##### AVAILABLE RECORDS #####

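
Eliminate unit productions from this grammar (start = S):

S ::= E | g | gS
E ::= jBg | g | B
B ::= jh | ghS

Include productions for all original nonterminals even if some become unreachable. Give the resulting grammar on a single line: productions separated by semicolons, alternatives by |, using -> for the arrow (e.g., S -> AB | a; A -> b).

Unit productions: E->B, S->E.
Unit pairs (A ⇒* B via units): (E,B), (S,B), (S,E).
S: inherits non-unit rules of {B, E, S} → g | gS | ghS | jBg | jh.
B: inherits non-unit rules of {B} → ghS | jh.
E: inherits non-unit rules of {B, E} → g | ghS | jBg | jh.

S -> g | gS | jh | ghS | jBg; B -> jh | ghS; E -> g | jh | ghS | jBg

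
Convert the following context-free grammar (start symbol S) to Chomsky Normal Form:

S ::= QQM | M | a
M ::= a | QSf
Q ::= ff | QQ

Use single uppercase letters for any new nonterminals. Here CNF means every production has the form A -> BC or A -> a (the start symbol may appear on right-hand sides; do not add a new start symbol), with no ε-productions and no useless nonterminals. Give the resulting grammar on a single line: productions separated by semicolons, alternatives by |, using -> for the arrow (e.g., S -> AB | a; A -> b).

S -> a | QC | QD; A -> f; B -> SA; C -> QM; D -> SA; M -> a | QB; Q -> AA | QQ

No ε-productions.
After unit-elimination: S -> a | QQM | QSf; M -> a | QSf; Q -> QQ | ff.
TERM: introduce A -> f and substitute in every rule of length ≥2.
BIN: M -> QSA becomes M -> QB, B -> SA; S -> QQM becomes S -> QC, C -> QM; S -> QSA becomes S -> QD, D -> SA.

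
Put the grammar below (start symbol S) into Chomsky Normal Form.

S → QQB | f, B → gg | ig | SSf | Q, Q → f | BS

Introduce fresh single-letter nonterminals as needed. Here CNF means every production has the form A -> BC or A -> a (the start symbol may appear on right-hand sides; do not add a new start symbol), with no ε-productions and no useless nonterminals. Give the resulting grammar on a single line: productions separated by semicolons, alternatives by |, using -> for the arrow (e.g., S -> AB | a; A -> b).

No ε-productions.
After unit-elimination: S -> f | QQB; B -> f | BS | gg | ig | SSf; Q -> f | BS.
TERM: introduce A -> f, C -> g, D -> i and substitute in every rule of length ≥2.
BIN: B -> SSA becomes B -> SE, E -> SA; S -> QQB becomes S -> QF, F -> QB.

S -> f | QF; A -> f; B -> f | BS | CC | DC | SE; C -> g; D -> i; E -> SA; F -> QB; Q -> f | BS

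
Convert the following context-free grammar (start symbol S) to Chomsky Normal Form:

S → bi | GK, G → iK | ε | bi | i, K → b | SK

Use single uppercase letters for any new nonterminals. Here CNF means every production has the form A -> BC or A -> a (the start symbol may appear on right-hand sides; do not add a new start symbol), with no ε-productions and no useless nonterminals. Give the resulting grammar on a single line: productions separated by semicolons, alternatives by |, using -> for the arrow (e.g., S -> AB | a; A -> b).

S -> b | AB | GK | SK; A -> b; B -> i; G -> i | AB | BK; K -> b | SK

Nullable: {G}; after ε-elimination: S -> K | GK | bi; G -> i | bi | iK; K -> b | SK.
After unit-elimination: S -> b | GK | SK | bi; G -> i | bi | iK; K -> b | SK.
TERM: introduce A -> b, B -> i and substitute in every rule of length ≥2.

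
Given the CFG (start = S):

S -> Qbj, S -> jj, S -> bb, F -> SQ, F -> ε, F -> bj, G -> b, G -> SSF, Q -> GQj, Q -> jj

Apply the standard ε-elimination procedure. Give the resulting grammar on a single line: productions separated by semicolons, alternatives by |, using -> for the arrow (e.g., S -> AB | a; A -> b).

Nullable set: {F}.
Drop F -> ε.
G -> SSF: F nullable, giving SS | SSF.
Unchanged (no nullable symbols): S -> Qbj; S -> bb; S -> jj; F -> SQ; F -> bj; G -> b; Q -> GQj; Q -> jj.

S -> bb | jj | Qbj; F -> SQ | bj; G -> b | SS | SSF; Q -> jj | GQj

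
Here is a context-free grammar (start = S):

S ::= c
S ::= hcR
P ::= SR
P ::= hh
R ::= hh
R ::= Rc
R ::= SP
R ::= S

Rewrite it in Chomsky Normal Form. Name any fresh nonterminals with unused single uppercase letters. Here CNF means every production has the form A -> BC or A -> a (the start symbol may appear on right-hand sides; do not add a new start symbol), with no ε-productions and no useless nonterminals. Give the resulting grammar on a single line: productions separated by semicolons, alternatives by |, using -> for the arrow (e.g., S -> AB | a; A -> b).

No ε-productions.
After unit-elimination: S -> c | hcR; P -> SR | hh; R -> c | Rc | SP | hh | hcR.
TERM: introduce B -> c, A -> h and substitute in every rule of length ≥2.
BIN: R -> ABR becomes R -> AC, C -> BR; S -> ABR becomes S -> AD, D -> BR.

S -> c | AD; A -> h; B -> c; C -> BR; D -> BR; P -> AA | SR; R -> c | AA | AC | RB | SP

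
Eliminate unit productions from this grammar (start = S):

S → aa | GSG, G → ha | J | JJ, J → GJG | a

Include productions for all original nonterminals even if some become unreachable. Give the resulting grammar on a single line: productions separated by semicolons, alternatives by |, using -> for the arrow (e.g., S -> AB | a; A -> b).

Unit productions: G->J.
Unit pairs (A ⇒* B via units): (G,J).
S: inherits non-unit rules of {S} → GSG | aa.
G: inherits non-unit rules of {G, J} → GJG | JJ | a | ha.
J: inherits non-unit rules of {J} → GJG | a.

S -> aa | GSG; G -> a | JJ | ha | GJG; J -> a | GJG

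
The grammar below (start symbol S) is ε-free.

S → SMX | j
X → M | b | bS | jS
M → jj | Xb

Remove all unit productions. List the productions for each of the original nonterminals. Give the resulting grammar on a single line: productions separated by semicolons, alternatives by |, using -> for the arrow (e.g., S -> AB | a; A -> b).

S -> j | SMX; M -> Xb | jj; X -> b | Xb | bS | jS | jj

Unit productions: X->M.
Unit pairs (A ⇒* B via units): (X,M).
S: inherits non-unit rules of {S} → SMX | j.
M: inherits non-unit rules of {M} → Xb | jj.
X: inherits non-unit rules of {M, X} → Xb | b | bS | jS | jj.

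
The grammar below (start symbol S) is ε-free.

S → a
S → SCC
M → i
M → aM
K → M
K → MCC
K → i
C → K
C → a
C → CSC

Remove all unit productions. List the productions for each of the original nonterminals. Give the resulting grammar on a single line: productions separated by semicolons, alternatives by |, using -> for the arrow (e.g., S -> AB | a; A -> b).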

#####
##### AVAILABLE RECORDS #####

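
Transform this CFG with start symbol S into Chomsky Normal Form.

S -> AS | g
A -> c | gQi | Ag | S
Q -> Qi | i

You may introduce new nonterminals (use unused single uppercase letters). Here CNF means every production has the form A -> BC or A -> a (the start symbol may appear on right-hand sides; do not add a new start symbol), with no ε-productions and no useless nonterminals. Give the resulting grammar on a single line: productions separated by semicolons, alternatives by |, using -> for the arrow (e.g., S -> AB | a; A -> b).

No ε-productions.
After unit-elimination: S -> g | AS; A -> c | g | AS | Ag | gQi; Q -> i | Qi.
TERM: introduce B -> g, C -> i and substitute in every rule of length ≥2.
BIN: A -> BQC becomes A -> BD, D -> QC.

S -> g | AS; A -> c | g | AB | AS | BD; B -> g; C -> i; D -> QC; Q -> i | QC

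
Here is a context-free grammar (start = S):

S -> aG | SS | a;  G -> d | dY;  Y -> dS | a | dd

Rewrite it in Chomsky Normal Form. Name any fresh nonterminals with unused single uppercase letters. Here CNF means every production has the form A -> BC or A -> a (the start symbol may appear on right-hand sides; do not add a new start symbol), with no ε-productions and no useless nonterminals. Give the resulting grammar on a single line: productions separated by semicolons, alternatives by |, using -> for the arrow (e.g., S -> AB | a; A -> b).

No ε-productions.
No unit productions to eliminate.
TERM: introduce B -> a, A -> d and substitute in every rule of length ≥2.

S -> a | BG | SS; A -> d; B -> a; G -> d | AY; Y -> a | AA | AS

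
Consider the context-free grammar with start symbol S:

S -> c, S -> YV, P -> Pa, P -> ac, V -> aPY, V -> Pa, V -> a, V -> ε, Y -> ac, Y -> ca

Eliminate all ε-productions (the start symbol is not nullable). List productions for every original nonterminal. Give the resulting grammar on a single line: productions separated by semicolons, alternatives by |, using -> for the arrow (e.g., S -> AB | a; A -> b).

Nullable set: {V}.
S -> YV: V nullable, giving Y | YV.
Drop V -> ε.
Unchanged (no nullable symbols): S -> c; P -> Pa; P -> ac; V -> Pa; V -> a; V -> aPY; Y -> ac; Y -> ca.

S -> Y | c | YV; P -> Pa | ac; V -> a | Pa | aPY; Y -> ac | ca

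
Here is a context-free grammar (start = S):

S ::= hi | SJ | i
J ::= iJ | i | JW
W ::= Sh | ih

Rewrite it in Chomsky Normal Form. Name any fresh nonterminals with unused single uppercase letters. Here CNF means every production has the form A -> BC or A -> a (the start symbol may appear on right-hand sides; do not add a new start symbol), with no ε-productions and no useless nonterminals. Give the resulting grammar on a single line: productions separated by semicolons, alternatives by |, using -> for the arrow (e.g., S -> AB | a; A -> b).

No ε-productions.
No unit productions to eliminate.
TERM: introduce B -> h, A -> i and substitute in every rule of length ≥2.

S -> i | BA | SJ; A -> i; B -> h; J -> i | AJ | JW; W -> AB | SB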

#####
##### AVAILABLE RECORDS #####

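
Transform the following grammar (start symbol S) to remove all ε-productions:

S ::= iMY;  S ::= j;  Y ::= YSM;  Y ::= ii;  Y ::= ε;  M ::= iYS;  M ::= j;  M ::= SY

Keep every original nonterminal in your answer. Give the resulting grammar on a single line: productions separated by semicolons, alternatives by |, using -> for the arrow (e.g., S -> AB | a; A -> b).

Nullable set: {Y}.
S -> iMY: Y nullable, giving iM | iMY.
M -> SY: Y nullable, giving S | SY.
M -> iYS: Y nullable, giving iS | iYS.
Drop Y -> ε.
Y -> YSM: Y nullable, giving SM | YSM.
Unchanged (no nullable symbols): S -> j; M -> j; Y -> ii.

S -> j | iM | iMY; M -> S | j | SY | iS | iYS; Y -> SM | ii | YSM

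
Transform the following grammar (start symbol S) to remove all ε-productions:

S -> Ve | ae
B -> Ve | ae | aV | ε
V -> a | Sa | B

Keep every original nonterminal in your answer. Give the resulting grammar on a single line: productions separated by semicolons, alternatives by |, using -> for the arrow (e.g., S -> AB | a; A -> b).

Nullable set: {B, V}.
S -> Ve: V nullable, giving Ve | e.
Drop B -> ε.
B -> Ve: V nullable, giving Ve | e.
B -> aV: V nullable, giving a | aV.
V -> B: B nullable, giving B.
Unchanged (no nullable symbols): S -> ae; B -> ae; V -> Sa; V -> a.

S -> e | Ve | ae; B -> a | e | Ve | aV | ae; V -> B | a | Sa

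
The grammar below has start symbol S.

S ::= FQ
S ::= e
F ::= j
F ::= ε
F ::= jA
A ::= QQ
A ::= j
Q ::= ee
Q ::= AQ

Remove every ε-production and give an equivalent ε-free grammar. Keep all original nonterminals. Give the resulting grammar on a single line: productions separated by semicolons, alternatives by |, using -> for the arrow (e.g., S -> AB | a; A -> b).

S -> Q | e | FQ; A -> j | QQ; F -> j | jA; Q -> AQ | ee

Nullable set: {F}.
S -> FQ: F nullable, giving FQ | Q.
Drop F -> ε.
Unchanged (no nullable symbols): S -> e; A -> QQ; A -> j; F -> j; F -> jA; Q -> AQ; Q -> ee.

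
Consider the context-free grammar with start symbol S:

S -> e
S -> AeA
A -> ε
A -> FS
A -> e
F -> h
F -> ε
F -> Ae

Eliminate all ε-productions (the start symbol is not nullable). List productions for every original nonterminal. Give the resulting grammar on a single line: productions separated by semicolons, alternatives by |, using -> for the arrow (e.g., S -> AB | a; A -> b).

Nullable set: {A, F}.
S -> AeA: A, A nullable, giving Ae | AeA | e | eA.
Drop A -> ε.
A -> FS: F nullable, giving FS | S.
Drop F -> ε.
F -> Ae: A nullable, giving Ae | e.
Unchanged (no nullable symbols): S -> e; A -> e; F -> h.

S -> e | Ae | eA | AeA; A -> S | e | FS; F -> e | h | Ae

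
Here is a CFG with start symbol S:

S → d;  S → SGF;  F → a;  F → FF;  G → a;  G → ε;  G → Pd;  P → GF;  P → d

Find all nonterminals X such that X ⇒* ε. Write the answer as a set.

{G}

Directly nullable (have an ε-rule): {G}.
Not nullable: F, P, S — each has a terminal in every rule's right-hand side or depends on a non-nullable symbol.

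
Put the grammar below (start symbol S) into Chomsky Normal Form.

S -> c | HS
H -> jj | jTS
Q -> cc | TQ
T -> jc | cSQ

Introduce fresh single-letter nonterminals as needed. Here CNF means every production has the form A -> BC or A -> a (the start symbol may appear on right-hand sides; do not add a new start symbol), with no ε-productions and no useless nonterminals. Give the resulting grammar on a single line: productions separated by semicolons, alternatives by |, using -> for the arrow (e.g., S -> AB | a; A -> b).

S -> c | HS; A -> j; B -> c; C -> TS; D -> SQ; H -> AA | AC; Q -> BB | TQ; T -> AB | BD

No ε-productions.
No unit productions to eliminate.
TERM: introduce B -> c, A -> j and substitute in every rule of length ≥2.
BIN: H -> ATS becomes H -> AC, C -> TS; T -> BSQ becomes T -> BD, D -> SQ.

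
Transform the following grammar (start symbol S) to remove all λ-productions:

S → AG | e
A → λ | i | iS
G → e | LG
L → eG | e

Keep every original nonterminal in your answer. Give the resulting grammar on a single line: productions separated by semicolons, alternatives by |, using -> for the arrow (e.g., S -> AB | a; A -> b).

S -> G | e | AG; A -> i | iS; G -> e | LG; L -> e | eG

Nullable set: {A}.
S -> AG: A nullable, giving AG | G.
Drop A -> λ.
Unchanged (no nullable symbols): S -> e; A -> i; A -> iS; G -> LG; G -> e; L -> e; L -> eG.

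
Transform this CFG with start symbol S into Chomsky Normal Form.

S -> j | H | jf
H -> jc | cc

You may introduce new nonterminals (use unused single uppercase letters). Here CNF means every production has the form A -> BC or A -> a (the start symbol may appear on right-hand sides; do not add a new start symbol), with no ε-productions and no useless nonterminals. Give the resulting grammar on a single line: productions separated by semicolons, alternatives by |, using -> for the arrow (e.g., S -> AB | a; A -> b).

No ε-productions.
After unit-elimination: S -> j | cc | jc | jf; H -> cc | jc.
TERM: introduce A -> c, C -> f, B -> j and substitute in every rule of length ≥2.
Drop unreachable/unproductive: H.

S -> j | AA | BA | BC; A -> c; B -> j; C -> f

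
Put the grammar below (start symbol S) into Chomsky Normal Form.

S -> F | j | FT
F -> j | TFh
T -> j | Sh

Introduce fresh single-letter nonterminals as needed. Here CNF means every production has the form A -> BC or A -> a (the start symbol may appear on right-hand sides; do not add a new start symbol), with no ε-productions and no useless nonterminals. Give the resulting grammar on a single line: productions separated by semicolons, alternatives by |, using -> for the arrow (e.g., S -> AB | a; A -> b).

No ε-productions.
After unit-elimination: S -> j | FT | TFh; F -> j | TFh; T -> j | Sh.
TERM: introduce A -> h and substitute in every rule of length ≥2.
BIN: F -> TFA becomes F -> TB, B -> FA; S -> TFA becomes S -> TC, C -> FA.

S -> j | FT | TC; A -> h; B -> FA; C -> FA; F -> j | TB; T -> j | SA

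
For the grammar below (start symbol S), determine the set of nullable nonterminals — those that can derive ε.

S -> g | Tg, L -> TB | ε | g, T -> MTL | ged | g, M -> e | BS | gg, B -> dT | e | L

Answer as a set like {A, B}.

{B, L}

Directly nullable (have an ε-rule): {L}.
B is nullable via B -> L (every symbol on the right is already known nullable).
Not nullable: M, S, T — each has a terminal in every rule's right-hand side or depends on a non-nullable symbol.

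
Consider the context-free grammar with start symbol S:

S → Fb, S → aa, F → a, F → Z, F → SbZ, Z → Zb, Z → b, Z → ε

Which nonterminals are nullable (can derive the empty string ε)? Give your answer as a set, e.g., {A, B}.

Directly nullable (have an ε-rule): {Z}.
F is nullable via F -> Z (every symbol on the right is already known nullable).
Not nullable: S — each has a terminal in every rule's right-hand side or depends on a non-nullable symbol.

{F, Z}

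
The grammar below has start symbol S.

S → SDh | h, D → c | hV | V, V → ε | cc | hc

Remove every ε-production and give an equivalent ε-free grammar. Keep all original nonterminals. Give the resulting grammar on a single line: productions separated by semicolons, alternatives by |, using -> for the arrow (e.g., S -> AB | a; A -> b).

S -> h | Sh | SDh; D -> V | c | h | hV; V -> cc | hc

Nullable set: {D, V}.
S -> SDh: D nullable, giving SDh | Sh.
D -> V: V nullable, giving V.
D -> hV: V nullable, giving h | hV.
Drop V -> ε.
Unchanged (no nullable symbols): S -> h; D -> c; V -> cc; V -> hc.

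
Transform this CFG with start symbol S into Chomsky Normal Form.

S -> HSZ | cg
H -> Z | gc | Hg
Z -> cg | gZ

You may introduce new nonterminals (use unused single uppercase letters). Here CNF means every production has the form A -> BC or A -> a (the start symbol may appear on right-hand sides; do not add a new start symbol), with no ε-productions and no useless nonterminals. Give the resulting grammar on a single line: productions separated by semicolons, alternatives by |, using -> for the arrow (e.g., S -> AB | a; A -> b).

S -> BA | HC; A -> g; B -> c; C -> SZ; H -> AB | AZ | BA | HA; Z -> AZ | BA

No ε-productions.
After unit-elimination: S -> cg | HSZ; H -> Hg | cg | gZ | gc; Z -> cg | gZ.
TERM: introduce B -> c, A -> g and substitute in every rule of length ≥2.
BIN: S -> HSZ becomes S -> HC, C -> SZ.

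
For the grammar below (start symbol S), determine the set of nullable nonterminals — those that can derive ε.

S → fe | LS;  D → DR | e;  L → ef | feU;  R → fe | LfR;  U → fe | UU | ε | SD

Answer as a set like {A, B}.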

#####

#### [TASK OBJECTIVE]
Of the entries listed above, reproduce only the lines starting at the line containing "Which nonterminals are" and ending at the line containing "S → SDh | h, D → c | hV | V, V → ε | cc | hc". Include both, exactly as they stand.

#### [RESULT OF THE TASK]
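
Which nonterminals are nullable (can derive the empty string ε)? Give your answer as a set, e.g., {A, B}.

Directly nullable (have an ε-rule): {Z}.
F is nullable via F -> Z (every symbol on the right is already known nullable).
Not nullable: S — each has a terminal in every rule's right-hand side or depends on a non-nullable symbol.

{F, Z}

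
The grammar below has start symbol S.

S → SDh | h, D → c | hV | V, V → ε | cc | hc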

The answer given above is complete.